TASK ITEM:
From the records below, copy out exactly the lines from the one containing "6]. An inversion" to the one containing "7]. An inversion", both included. Add nothing else.

== Segment start ==

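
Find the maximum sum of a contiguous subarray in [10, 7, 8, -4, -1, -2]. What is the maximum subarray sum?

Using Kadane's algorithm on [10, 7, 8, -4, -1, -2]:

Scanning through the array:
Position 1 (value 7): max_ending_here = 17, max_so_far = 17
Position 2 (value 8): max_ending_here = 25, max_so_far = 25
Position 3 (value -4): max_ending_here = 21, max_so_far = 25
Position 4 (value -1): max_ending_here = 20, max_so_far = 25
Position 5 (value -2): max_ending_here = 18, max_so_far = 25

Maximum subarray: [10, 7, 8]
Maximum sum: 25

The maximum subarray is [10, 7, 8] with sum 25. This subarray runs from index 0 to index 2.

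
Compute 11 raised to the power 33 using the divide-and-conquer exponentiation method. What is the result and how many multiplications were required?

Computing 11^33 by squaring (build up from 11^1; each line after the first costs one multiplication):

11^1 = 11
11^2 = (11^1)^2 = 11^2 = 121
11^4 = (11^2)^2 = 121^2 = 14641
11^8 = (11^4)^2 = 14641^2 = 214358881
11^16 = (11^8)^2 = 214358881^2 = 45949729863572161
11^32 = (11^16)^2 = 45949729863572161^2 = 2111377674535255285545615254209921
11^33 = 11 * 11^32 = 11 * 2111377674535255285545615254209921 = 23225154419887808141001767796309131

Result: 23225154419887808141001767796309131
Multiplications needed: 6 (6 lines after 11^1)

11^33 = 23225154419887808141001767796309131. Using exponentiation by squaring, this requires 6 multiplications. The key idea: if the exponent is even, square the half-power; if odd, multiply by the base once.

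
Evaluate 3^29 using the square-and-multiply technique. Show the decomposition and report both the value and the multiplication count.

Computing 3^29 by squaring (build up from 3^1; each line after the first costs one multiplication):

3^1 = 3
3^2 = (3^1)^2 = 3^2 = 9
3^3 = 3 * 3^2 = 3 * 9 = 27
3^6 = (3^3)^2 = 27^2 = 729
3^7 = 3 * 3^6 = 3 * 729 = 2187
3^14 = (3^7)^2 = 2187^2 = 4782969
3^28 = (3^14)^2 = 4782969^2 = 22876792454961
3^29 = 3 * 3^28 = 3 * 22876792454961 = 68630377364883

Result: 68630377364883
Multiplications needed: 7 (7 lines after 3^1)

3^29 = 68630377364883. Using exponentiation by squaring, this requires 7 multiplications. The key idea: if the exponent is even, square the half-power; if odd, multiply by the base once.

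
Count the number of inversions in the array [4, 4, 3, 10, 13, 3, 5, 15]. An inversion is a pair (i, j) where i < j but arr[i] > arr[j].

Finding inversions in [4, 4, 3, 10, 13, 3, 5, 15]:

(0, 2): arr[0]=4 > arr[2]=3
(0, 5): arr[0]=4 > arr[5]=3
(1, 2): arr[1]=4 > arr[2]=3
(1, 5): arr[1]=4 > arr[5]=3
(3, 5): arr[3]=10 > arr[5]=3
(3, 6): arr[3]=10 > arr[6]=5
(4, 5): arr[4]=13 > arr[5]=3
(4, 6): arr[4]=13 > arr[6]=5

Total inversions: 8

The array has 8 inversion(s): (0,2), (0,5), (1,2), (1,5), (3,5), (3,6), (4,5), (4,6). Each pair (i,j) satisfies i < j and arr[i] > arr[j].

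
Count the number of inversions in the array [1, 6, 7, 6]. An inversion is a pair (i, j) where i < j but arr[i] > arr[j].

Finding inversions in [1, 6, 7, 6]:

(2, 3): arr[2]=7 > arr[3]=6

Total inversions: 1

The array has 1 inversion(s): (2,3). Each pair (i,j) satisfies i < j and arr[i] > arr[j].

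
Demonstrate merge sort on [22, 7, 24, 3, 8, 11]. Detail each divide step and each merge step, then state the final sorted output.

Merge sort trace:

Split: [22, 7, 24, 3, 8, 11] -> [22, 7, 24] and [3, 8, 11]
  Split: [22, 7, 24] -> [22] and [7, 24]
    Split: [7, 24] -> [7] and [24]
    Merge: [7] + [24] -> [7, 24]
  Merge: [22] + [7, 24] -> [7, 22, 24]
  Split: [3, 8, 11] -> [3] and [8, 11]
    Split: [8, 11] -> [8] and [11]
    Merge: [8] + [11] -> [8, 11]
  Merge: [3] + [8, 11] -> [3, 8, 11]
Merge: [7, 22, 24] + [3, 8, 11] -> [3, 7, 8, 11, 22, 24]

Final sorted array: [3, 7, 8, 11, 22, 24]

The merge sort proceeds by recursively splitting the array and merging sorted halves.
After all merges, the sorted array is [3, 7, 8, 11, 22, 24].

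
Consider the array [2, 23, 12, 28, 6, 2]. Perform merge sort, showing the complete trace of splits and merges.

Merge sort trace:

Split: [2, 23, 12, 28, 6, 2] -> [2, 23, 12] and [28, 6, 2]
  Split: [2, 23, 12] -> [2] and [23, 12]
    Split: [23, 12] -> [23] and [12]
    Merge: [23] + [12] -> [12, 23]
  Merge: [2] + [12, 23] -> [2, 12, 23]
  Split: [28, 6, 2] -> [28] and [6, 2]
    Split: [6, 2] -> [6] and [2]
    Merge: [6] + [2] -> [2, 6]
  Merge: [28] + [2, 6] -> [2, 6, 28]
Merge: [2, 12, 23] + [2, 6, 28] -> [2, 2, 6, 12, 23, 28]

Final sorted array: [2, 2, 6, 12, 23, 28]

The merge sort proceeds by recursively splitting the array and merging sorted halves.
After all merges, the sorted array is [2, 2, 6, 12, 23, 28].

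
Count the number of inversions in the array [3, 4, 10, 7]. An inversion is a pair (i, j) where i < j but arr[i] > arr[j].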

== Segment end ==
== Segment start ==

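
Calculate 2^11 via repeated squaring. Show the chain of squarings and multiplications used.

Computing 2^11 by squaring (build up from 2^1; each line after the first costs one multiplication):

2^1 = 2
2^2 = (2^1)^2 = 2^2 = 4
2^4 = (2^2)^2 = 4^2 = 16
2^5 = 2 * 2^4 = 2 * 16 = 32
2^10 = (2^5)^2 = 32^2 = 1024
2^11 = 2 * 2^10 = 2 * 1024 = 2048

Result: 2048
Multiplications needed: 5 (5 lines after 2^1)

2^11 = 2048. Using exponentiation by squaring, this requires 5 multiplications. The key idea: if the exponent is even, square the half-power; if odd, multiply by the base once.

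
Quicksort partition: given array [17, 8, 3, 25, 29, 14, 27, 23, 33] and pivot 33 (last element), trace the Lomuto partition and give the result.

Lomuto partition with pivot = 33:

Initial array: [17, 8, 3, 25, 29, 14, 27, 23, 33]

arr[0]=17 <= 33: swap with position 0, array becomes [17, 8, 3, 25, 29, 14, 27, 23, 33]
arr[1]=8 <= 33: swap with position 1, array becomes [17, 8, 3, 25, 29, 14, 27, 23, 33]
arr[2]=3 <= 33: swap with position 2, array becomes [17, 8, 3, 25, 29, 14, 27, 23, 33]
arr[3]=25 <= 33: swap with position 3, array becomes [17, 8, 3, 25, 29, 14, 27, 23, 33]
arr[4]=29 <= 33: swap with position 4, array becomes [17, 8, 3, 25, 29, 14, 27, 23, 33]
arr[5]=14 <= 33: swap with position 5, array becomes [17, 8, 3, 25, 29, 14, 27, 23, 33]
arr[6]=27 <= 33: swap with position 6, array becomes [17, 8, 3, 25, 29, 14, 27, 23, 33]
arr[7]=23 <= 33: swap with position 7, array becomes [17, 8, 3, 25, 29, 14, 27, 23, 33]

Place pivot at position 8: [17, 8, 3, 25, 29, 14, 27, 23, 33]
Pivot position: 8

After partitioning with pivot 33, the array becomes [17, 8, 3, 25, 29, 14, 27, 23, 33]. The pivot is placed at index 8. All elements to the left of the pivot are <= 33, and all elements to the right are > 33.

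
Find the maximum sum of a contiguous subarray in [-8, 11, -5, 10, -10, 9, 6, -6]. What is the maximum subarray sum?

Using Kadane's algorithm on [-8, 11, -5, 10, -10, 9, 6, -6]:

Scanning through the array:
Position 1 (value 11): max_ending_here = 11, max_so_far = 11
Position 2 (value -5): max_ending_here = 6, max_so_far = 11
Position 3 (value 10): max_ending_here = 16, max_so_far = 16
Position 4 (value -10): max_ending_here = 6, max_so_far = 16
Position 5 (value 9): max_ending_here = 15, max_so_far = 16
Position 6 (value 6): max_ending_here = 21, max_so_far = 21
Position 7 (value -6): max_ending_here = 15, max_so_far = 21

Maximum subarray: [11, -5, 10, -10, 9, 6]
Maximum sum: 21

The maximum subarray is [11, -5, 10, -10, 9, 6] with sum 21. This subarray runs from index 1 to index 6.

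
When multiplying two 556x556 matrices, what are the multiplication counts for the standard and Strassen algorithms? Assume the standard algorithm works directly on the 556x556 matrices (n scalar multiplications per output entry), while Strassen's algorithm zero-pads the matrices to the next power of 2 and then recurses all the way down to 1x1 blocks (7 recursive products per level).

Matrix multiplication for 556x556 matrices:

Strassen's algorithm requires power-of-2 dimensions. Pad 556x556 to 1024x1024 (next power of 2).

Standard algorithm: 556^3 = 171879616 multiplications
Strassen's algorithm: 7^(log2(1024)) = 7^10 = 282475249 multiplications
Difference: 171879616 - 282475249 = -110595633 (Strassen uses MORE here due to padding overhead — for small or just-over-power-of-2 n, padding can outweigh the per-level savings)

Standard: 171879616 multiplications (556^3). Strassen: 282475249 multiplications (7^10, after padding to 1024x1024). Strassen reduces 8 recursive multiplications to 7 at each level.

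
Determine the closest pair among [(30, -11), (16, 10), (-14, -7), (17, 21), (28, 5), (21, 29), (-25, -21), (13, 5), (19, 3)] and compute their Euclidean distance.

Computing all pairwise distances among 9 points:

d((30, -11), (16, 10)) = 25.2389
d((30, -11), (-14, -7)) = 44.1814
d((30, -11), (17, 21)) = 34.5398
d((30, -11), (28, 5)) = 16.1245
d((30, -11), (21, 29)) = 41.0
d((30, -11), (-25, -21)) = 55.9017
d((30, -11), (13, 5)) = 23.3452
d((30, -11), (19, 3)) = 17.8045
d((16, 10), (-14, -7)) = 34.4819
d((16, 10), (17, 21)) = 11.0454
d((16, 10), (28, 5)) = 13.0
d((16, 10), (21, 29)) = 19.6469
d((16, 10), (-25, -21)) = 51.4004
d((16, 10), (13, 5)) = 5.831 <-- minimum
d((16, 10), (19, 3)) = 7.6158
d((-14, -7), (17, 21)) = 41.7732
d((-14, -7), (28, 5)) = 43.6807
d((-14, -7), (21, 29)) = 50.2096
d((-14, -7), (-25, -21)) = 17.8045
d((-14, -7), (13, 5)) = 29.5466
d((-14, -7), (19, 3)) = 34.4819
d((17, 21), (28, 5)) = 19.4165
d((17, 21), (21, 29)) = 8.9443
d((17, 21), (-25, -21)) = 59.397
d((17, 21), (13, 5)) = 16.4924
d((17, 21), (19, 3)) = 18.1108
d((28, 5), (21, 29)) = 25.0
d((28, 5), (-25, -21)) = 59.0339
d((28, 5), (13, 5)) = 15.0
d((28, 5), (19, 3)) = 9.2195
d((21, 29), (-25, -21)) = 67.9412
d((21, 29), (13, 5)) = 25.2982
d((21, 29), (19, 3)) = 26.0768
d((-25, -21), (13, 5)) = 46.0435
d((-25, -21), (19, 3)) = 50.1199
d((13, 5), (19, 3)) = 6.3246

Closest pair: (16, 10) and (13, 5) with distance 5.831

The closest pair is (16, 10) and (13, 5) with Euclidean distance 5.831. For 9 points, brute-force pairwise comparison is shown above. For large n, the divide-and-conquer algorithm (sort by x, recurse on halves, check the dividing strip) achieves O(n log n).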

== Segment end ==

ANSWER SECTION:
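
Count the number of inversions in the array [1, 6, 7, 6]. An inversion is a pair (i, j) where i < j but arr[i] > arr[j].

Finding inversions in [1, 6, 7, 6]:

(2, 3): arr[2]=7 > arr[3]=6

Total inversions: 1

The array has 1 inversion(s): (2,3). Each pair (i,j) satisfies i < j and arr[i] > arr[j].

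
Demonstrate merge sort on [22, 7, 24, 3, 8, 11]. Detail each divide step and each merge step, then state the final sorted output.

Merge sort trace:

Split: [22, 7, 24, 3, 8, 11] -> [22, 7, 24] and [3, 8, 11]
  Split: [22, 7, 24] -> [22] and [7, 24]
    Split: [7, 24] -> [7] and [24]
    Merge: [7] + [24] -> [7, 24]
  Merge: [22] + [7, 24] -> [7, 22, 24]
  Split: [3, 8, 11] -> [3] and [8, 11]
    Split: [8, 11] -> [8] and [11]
    Merge: [8] + [11] -> [8, 11]
  Merge: [3] + [8, 11] -> [3, 8, 11]
Merge: [7, 22, 24] + [3, 8, 11] -> [3, 7, 8, 11, 22, 24]

Final sorted array: [3, 7, 8, 11, 22, 24]

The merge sort proceeds by recursively splitting the array and merging sorted halves.
After all merges, the sorted array is [3, 7, 8, 11, 22, 24].

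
Consider the array [2, 23, 12, 28, 6, 2]. Perform merge sort, showing the complete trace of splits and merges.

Merge sort trace:

Split: [2, 23, 12, 28, 6, 2] -> [2, 23, 12] and [28, 6, 2]
  Split: [2, 23, 12] -> [2] and [23, 12]
    Split: [23, 12] -> [23] and [12]
    Merge: [23] + [12] -> [12, 23]
  Merge: [2] + [12, 23] -> [2, 12, 23]
  Split: [28, 6, 2] -> [28] and [6, 2]
    Split: [6, 2] -> [6] and [2]
    Merge: [6] + [2] -> [2, 6]
  Merge: [28] + [2, 6] -> [2, 6, 28]
Merge: [2, 12, 23] + [2, 6, 28] -> [2, 2, 6, 12, 23, 28]

Final sorted array: [2, 2, 6, 12, 23, 28]

The merge sort proceeds by recursively splitting the array and merging sorted halves.
After all merges, the sorted array is [2, 2, 6, 12, 23, 28].

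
Count the number of inversions in the array [3, 4, 10, 7]. An inversion is a pair (i, j) where i < j but arr[i] > arr[j].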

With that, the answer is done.